= TASK PROMPT =
When you reach the line in the data below that contains "Let d = ((R", please start repeating lines exactly, and stop after the line that contains "Answer: 17618", repeating nothing else.

= Collected data =
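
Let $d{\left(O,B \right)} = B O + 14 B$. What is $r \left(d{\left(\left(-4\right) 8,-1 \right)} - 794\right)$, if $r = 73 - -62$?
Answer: $-104760$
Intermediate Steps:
$d{\left(O,B \right)} = 14 B + B O$
$r = 135$ ($r = 73 + 62 = 135$)
$r \left(d{\left(\left(-4\right) 8,-1 \right)} - 794\right) = 135 \left(- (14 - 32) - 794\right) = 135 \left(\left(-1\right) \left(-18\right) - 794\right) = 135 \left(18 - 794\right) = 135 \left(-776\right) = -104760$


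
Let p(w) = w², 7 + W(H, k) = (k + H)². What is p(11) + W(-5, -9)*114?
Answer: 21667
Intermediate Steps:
W(H, k) = -7 + (H + k)² (W(H, k) = -7 + (k + H)² = -7 + (H + k)²)
p(11) + W(-5, -9)*114 = 11² + (-7 + (-5 - 9)²)*114 = 121 + (-7 + (-14)²)*114 = 121 + (-7 + 196)*114 = 121 + 189*114 = 121 + 21546 = 21667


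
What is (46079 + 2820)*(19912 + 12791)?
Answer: 1599143997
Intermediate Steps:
(46079 + 2820)*(19912 + 12791) = 48899*32703 = 1599143997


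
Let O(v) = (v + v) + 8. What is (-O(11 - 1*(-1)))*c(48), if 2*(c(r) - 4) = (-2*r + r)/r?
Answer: -112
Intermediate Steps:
O(v) = 8 + 2*v (O(v) = 2*v + 8 = 8 + 2*v)
c(r) = 7/2 (c(r) = 4 + ((-2*r + r)/r)/2 = 4 + ((-r)/r)/2 = 4 + (½)*(-1) = 4 - ½ = 7/2)
(-O(11 - 1*(-1)))*c(48) = -(8 + 2*(11 - 1*(-1)))*(7/2) = -(8 + 2*(11 + 1))*(7/2) = -(8 + 2*12)*(7/2) = -(8 + 24)*(7/2) = -1*32*(7/2) = -32*7/2 = -112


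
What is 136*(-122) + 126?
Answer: -16466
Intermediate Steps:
136*(-122) + 126 = -16592 + 126 = -16466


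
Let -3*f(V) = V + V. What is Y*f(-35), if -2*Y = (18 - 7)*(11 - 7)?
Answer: -1540/3 ≈ -513.33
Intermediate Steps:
Y = -22 (Y = -(18 - 7)*(11 - 7)/2 = -11*4/2 = -½*44 = -22)
f(V) = -2*V/3 (f(V) = -(V + V)/3 = -2*V/3)
Y*f(-35) = -(-44)*(-35)/3 = -22*70/3 = -1540/3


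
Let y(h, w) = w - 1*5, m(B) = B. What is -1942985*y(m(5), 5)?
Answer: 0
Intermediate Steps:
y(h, w) = -5 + w (y(h, w) = w - 5 = -5 + w)
-1942985*y(m(5), 5) = -1942985*(-5 + 5) = -1942985*0 = 0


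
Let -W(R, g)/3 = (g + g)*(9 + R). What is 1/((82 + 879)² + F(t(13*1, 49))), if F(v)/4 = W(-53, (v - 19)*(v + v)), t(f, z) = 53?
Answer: 1/4729345 ≈ 2.1145e-7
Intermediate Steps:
W(R, g) = -6*g*(9 + R) (W(R, g) = -3*(g + g)*(9 + R) = -3*2*g*(9 + R) = -6*g*(9 + R))
F(v) = 2112*v*(-19 + v) (F(v) = 4*(-6*(v - 19)*(v + v)*(9 - 53)) = 4*(-6*(-19 + v)*(2*v)*(-44)) = 4*(-6*2*v*(-19 + v)*(-44)) = 4*(528*v*(-19 + v)) = 2112*v*(-19 + v))
1/((82 + 879)² + F(t(13*1, 49))) = 1/((82 + 879)² + 2112*53*(-19 + 53)) = 1/(961² + 2112*53*34) = 1/(923521 + 3805824) = 1/4729345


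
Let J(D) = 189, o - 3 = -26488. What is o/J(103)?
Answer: -26485/189 ≈ -140.13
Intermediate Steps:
o = -26485 (o = 3 - 26488 = -26485)
o/J(103) = -26485/189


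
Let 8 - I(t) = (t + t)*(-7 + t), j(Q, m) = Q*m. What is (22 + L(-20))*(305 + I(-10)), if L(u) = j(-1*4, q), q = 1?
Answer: -486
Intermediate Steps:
I(t) = 8 - 2*t*(-7 + t) (I(t) = 8 - (t + t)*(-7 + t) = 8 - 2*t*(-7 + t))
L(u) = -4 (L(u) = -1*4*1 = -4*1 = -4)
(22 + L(-20))*(305 + I(-10)) = (22 - 4)*(305 + (8 - 2*(-10)² + 14*(-10))) = 18*(305 + (8 - 2*100 - 140)) = 18*(305 + (8 - 200 - 140)) = 18*(305 - 332) = 18*(-27) = -486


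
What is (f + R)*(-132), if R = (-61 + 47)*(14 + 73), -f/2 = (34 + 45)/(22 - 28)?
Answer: 157300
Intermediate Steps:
f = 79/3 (f = -2*(34 + 45)/(22 - 28) = -158/(-6) = -158*(-1)/6 = -2*(-79/6) = 79/3 ≈ 26.333)
R = -1218 (R = -14*87 = -1218)
(f + R)*(-132) = (79/3 - 1218)*(-132) = -3575/3*(-132) = 157300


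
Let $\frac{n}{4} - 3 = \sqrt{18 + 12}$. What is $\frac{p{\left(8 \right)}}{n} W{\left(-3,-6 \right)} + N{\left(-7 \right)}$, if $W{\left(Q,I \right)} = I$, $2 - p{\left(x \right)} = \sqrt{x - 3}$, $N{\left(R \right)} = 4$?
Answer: $\frac{31}{7} - \frac{3 \sqrt{5}}{14} - \frac{\sqrt{30}}{7} + \frac{5 \sqrt{6}}{14} \approx 4.0418$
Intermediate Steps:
$p{\left(x \right)} = 2 - \sqrt{-3 + x}$ ($p{\left(x \right)} = 2 - \sqrt{x - 3} = 2 - \sqrt{-3 + x}$)
$n = 12 + 4 \sqrt{30}$ ($n = 12 + 4 \sqrt{18 + 12} = 12 + 4 \sqrt{30} \approx 33.909$)
$\frac{p{\left(8 \right)}}{n} W{\left(-3,-6 \right)} + N{\left(-7 \right)} = \frac{2 - \sqrt{-3 + 8}}{12 + 4 \sqrt{30}} \left(-6\right) + 4 = \frac{2 - \sqrt{5}}{12 + 4 \sqrt{30}} \left(-6\right) + 4 = - \frac{6 \left(2 - \sqrt{5}\right)}{12 + 4 \sqrt{30}} + 4 = 4 - \frac{6 \left(2 - \sqrt{5}\right)}{12 + 4 \sqrt{30}}$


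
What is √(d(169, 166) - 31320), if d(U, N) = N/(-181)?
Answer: I*√1026104566/181 ≈ 176.98*I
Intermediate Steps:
d(U, N) = -N/181 (d(U, N) = N*(-1/181) = -N/181)
√(d(169, 166) - 31320) = √(-1/181*166 - 31320) = √(-166/181 - 31320) = √(-5669086/181) = I*√1026104566/181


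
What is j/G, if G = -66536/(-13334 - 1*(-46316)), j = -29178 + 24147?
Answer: 82966221/33268 ≈ 2493.9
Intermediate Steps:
j = -5031
G = -33268/16491 (G = -66536/(-13334 + 46316) = -66536/32982 = -66536*1/32982 = -33268/16491 ≈ -2.0173)
j/G = -5031/(-33268/16491) = -5031*(-16491/33268) = 82966221/33268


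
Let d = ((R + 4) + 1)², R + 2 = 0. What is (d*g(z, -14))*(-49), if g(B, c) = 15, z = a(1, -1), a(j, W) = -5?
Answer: -6615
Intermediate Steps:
R = -2 (R = -2 + 0 = -2)
z = -5
d = 9 (d = ((-2 + 4) + 1)² = (2 + 1)² = 3² = 9)
(d*g(z, -14))*(-49) = (9*15)*(-49) = 135*(-49) = -6615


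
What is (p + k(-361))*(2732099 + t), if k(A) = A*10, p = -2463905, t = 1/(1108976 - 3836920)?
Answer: -18390421556413829325/2727944 ≈ -6.7415e+12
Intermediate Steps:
t = -1/2727944 (t = 1/(-2727944) = -1/2727944 ≈ -3.6658e-7)
k(A) = 10*A
(p + k(-361))*(2732099 + t) = (-2463905 + 10*(-361))*(2732099 - 1/2727944) = (-2463905 - 3610)*(7453013074455/2727944) = -2467515*7453013074455/2727944 = -18390421556413829325/2727944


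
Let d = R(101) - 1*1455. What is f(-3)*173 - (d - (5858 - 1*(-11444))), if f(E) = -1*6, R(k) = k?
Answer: 17618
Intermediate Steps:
f(E) = -6
d = -1354 (d = 101 - 1*1455 = 101 - 1455 = -1354)
f(-3)*173 - (d - (5858 - 1*(-11444))) = -6*173 - (-1354 - (5858 - 1*(-11444))) = -1038 - (-1354 - (5858 + 11444)) = -1038 - (-1354 - 1*17302) = -1038 - (-1354 - 17302) = -1038 - 1*(-18656) = -1038 + 18656 = 17618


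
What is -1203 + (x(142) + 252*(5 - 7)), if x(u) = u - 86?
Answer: -1651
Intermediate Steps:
x(u) = -86 + u
-1203 + (x(142) + 252*(5 - 7)) = -1203 + ((-86 + 142) + 252*(5 - 7)) = -1203 + (56 + 252*(-2)) = -1203 + (56 - 504) = -1203 - 448 = -1651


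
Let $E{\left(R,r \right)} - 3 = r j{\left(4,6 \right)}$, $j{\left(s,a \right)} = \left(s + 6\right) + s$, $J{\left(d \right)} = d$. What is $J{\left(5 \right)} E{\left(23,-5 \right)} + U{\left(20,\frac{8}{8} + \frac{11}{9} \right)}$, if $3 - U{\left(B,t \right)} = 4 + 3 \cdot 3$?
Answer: $-345$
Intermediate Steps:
$U{\left(B,t \right)} = -10$ ($U{\left(B,t \right)} = 3 - \left(4 + 3 \cdot 3\right) = 3 - \left(4 + 9\right) = 3 - 13 = -10$)
$j{\left(s,a \right)} = 6 + 2 s$ ($j{\left(s,a \right)} = \left(6 + s\right) + s = 6 + 2 s$)
$E{\left(R,r \right)} = 3 + 14 r$ ($E{\left(R,r \right)} = 3 + r \left(6 + 2 \cdot 4\right) = 3 + r \left(6 + 8\right) = 3 + r 14 = 3 + 14 r$)
$J{\left(5 \right)} E{\left(23,-5 \right)} + U{\left(20,\frac{8}{8} + \frac{11}{9} \right)} = 5 \left(3 + 14 \left(-5\right)\right) - 10 = 5 \left(3 - 70\right) - 10 = 5 \left(-67\right) - 10 = -335 - 10 = -345$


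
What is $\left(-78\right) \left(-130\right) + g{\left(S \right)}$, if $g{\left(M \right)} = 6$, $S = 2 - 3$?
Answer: $10146$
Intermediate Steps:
$S = -1$
$\left(-78\right) \left(-130\right) + g{\left(S \right)} = \left(-78\right) \left(-130\right) + 6 = 10140 + 6 = 10146$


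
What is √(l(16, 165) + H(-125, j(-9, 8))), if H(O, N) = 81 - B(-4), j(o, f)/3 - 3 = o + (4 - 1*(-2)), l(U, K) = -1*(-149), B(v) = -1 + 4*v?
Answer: √247 ≈ 15.716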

= RESPONSE TO THIS TASK =
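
Let d = ((R + 4) + 1)², R + 2 = 0. What is (d*g(z, -14))*(-49), if g(B, c) = 15, z = a(1, -1), a(j, W) = -5?
Answer: -6615
Intermediate Steps:
R = -2 (R = -2 + 0 = -2)
z = -5
d = 9 (d = ((-2 + 4) + 1)² = (2 + 1)² = 3² = 9)
(d*g(z, -14))*(-49) = (9*15)*(-49) = 135*(-49) = -6615


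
What is (p + k(-361))*(2732099 + t), if k(A) = A*10, p = -2463905, t = 1/(1108976 - 3836920)?
Answer: -18390421556413829325/2727944 ≈ -6.7415e+12
Intermediate Steps:
t = -1/2727944 (t = 1/(-2727944) = -1/2727944 ≈ -3.6658e-7)
k(A) = 10*A
(p + k(-361))*(2732099 + t) = (-2463905 + 10*(-361))*(2732099 - 1/2727944) = (-2463905 - 3610)*(7453013074455/2727944) = -2467515*7453013074455/2727944 = -18390421556413829325/2727944


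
Let d = R(101) - 1*1455. What is f(-3)*173 - (d - (5858 - 1*(-11444))), if f(E) = -1*6, R(k) = k?
Answer: 17618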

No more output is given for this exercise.